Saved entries
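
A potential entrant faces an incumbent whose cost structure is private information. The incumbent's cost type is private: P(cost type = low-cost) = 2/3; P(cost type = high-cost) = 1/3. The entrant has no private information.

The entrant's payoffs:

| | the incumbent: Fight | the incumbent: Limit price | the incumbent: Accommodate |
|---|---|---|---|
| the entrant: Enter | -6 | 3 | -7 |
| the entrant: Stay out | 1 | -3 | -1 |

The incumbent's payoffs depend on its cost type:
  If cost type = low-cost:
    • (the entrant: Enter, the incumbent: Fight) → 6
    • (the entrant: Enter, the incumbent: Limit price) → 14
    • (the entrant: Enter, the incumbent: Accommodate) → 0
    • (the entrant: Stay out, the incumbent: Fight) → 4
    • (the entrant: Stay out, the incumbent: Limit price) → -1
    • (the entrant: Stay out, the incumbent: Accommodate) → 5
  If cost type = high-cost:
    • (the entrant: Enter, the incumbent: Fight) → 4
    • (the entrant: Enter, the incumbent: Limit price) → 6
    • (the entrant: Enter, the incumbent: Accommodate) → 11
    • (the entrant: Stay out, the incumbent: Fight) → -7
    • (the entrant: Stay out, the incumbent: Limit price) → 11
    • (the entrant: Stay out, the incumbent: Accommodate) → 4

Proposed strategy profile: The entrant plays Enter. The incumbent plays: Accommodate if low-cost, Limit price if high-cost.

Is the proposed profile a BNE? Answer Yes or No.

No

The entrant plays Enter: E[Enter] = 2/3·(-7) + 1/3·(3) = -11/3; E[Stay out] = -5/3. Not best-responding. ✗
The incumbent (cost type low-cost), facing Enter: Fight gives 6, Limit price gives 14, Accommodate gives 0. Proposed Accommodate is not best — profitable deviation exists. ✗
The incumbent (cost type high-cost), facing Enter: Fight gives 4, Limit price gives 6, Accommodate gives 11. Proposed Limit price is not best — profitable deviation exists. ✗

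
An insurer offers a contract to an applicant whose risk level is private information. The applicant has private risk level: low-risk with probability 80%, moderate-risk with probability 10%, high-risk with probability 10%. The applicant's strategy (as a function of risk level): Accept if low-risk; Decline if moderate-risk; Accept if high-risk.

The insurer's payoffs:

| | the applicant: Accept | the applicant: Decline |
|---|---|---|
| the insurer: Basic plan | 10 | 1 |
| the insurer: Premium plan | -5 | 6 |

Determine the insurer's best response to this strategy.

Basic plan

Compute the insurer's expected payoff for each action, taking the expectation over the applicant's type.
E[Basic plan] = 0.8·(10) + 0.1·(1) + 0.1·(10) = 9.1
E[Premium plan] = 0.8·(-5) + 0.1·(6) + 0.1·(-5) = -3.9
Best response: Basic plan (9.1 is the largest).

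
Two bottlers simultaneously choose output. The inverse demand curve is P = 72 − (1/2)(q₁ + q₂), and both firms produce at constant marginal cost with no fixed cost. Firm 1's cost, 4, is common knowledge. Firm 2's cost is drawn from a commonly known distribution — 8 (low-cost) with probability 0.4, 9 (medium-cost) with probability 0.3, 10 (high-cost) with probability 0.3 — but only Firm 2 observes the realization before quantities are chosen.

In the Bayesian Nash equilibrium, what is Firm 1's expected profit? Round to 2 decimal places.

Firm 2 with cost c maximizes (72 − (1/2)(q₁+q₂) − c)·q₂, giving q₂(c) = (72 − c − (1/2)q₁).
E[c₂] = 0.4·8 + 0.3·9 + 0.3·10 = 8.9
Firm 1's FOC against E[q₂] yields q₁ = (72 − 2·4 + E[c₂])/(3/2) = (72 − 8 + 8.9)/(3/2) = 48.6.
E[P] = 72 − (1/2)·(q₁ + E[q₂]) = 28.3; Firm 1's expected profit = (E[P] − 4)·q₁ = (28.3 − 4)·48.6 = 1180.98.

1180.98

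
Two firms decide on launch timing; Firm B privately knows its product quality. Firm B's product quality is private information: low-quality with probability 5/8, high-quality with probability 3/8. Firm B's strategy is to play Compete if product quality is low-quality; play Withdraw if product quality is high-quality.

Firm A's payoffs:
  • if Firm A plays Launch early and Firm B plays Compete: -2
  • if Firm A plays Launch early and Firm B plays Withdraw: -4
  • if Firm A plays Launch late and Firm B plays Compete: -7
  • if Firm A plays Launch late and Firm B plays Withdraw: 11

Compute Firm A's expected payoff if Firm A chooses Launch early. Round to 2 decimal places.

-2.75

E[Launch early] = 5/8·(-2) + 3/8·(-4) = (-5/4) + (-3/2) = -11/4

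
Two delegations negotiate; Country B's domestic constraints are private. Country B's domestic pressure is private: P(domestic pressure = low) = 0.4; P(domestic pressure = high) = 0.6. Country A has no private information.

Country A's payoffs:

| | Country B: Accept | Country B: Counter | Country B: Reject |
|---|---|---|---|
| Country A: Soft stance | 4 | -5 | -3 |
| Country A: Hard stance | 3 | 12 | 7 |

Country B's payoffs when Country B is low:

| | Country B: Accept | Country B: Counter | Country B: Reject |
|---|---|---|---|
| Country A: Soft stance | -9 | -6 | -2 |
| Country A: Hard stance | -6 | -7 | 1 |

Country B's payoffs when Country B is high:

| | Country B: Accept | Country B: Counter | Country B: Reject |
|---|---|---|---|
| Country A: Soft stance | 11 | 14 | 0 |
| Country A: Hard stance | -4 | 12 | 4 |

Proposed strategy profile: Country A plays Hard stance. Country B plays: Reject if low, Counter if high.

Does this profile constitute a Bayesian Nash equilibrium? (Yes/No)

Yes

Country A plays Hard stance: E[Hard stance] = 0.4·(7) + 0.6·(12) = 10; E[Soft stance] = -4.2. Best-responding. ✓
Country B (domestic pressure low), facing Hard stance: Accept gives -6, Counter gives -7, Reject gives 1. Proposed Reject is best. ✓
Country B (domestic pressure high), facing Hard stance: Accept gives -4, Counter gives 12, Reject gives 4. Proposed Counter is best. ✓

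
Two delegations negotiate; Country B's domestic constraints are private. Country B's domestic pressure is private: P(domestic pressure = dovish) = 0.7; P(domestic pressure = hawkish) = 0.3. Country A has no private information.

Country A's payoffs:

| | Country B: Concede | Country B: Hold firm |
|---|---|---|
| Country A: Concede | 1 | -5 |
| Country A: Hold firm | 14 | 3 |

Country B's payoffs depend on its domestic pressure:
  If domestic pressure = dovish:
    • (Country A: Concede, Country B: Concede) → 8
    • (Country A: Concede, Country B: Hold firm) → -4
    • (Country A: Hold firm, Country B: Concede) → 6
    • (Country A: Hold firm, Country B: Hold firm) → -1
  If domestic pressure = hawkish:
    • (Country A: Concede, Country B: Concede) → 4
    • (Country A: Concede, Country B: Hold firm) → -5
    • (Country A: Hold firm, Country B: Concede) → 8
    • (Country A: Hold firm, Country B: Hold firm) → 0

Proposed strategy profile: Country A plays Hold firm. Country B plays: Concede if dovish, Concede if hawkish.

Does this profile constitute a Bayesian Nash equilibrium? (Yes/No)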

**PROBLEM TO WORK ON:** Repeat every line of the data word for word until you have repeated the line that contains "price) → 14", which is the last one to include.

**RESULT OF THE EXERCISE:**
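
A potential entrant faces an incumbent whose cost structure is private information. The incumbent's cost type is private: P(cost type = low-cost) = 2/3; P(cost type = high-cost) = 1/3. The entrant has no private information.

The entrant's payoffs:

| | the incumbent: Fight | the incumbent: Limit price | the incumbent: Accommodate |
|---|---|---|---|
| the entrant: Enter | -6 | 3 | -7 |
| the entrant: Stay out | 1 | -3 | -1 |

The incumbent's payoffs depend on its cost type:
  If cost type = low-cost:
    • (the entrant: Enter, the incumbent: Fight) → 6
    • (the entrant: Enter, the incumbent: Limit price) → 14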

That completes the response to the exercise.